→ Information supplied:
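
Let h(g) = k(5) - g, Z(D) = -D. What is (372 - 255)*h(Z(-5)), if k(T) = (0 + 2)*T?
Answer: 585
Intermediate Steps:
k(T) = 2*T
h(g) = 10 - g (h(g) = 2*5 - g = 10 - g)
(372 - 255)*h(Z(-5)) = (372 - 255)*(10 - (-1)*(-5)) = 117*(10 - 1*5) = 117*(10 - 5) = 117*5 = 585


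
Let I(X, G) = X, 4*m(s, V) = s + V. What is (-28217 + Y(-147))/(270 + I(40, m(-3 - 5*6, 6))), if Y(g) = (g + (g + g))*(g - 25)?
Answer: 9527/62 ≈ 153.66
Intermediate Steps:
m(s, V) = V/4 + s/4 (m(s, V) = (s + V)/4 = (V + s)/4 = V/4 + s/4)
Y(g) = 3*g*(-25 + g) (Y(g) = (g + 2*g)*(-25 + g) = (3*g)*(-25 + g) = 3*g*(-25 + g))
(-28217 + Y(-147))/(270 + I(40, m(-3 - 5*6, 6))) = (-28217 + 3*(-147)*(-25 - 147))/(270 + 40) = (-28217 + 3*(-147)*(-172))/310 = (-28217 + 75852)*(1/310) = 47635*(1/310) = 9527/62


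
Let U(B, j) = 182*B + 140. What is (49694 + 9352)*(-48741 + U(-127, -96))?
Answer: -4234483890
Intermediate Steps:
U(B, j) = 140 + 182*B
(49694 + 9352)*(-48741 + U(-127, -96)) = (49694 + 9352)*(-48741 + (140 + 182*(-127))) = 59046*(-48741 + (140 - 23114)) = 59046*(-48741 - 22974) = 59046*(-71715) = -4234483890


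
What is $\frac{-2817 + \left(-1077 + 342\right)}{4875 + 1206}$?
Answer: $- \frac{1184}{2027} \approx -0.58411$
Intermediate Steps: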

→ Exercise prompt: State the number of lines in the preceding data that contain the word "frac", and nothing besides.

→ Exercise response: 2